● **Assignment**
Exactly reproduce the data from its first line through the line with "8. rotate_crank_by(-31°)", leaving out every line after it.

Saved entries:
- - -

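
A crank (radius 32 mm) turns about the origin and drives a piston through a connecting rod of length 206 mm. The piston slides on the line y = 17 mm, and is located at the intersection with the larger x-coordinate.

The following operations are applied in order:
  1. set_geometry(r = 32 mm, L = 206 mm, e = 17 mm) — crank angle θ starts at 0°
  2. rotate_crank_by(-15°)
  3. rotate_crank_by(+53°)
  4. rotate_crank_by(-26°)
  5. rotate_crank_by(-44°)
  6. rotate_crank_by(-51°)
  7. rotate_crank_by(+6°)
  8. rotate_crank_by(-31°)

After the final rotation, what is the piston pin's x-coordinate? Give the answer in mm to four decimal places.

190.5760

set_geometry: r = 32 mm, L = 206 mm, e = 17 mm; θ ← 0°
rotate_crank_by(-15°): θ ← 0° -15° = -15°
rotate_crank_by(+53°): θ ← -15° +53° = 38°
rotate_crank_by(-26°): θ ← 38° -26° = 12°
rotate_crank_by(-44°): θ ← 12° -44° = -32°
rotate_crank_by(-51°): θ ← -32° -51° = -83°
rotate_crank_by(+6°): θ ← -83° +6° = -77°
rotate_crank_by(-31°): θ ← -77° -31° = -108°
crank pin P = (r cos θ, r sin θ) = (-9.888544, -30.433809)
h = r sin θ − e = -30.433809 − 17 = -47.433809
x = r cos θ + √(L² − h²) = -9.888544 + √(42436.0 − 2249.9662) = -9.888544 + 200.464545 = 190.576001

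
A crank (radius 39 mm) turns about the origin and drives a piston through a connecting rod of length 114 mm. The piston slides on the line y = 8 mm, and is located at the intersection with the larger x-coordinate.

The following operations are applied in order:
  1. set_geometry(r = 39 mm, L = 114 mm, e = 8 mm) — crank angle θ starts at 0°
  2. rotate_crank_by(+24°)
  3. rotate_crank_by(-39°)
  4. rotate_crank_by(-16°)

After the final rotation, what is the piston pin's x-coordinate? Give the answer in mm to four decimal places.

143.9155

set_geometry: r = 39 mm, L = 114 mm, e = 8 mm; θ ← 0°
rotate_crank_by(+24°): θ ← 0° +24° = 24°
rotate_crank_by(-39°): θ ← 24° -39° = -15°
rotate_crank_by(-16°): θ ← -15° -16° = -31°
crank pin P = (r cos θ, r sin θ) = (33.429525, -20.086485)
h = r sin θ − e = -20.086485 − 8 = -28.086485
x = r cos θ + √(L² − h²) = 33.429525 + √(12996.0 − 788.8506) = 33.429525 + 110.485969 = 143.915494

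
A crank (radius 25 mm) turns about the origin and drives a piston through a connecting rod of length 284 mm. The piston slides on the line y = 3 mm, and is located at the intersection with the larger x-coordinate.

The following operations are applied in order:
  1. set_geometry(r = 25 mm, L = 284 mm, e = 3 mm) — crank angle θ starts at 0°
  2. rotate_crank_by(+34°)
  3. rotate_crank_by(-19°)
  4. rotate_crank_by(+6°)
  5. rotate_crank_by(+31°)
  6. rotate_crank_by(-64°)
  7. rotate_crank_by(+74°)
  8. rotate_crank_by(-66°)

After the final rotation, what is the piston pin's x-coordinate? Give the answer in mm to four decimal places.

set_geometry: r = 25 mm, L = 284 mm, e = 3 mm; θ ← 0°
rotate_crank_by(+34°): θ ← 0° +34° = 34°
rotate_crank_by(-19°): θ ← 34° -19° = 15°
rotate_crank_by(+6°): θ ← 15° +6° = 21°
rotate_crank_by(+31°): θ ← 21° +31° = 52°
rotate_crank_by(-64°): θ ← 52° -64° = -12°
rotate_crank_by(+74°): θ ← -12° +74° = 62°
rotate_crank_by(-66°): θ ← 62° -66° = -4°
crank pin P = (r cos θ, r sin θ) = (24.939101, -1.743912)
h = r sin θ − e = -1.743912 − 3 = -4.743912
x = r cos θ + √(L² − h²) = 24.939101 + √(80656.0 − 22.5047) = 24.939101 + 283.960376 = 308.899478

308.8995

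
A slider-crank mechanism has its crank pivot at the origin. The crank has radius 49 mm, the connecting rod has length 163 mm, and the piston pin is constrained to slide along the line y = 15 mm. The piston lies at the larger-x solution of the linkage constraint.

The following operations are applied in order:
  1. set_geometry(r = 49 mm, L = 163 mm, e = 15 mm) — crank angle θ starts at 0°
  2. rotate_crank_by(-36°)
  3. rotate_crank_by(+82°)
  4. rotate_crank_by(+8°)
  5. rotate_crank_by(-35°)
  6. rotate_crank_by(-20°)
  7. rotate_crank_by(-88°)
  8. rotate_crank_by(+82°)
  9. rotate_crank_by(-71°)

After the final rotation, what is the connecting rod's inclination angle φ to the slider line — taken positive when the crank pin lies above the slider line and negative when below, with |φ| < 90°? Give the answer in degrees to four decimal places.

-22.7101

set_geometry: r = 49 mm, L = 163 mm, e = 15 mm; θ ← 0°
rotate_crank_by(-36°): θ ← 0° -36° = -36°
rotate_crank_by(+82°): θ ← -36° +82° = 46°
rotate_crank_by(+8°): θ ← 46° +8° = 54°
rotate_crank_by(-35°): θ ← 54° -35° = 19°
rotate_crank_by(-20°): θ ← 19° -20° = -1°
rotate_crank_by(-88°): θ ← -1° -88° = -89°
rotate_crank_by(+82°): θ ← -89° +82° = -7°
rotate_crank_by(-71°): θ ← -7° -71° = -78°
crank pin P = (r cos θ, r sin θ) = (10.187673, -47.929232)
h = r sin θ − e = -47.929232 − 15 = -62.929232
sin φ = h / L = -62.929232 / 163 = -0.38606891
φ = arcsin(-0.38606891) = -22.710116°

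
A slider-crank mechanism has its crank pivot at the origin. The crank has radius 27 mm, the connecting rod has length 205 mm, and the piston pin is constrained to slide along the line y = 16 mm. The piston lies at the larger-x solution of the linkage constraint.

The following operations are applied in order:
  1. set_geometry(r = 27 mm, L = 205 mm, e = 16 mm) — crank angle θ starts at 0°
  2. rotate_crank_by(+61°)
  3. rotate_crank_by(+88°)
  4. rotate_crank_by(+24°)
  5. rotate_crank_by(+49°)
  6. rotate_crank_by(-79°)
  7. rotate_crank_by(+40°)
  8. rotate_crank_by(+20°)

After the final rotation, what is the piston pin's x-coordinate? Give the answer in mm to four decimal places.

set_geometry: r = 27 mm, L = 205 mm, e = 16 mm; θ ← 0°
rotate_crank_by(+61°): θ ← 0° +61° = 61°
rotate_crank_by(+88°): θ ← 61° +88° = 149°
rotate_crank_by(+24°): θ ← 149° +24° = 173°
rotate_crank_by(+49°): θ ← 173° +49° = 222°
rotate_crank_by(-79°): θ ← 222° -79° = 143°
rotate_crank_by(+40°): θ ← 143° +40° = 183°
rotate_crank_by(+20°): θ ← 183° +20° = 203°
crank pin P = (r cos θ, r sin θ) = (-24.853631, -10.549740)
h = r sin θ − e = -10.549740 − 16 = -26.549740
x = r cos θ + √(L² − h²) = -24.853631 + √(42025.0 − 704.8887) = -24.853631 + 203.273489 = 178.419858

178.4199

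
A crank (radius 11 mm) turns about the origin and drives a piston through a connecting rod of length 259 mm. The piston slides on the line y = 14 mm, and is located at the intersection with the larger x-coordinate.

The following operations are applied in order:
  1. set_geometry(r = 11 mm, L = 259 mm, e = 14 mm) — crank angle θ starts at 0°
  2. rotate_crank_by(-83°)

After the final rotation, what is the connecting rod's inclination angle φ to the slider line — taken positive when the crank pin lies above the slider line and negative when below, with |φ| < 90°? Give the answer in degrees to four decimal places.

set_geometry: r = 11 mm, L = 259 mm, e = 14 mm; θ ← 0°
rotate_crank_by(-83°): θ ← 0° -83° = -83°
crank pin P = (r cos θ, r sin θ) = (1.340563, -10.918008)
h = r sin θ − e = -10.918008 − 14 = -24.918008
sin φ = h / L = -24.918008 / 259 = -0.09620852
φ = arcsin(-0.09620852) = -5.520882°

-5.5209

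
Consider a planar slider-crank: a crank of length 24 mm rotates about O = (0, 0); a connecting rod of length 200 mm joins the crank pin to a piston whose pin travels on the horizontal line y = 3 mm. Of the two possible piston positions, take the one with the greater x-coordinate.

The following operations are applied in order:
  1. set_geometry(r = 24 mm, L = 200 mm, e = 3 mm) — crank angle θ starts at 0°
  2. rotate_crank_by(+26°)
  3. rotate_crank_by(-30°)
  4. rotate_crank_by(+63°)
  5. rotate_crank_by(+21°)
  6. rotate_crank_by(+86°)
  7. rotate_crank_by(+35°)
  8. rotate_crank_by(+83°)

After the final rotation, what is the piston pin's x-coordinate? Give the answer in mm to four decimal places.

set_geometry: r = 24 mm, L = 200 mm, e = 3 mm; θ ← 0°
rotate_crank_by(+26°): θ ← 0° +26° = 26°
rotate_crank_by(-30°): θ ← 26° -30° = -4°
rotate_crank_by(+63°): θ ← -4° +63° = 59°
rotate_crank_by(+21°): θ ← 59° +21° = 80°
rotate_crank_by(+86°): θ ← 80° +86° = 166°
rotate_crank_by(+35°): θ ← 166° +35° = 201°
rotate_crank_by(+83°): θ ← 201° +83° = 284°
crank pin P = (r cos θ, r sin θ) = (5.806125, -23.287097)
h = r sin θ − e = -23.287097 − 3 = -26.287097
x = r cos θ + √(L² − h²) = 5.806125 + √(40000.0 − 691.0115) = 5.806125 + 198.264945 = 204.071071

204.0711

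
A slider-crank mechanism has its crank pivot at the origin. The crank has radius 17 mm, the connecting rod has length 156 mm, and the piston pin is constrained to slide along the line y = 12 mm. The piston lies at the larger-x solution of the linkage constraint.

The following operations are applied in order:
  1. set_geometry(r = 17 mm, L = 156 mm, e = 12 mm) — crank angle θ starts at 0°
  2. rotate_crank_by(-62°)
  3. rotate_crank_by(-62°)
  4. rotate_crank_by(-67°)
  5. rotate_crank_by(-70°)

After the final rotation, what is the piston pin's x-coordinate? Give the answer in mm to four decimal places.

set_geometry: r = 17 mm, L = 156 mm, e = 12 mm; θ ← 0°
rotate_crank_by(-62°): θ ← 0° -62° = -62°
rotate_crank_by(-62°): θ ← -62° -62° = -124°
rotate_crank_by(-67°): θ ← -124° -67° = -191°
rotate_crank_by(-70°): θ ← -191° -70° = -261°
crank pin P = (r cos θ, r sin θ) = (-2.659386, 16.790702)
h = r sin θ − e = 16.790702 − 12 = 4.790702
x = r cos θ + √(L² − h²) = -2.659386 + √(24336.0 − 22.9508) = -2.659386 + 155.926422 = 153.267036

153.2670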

- - -

● **Exercise solution**
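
A crank (radius 32 mm) turns about the origin and drives a piston through a connecting rod of length 206 mm. The piston slides on the line y = 17 mm, and is located at the intersection with the larger x-coordinate.

The following operations are applied in order:
  1. set_geometry(r = 32 mm, L = 206 mm, e = 17 mm) — crank angle θ starts at 0°
  2. rotate_crank_by(-15°)
  3. rotate_crank_by(+53°)
  4. rotate_crank_by(-26°)
  5. rotate_crank_by(-44°)
  6. rotate_crank_by(-51°)
  7. rotate_crank_by(+6°)
  8. rotate_crank_by(-31°)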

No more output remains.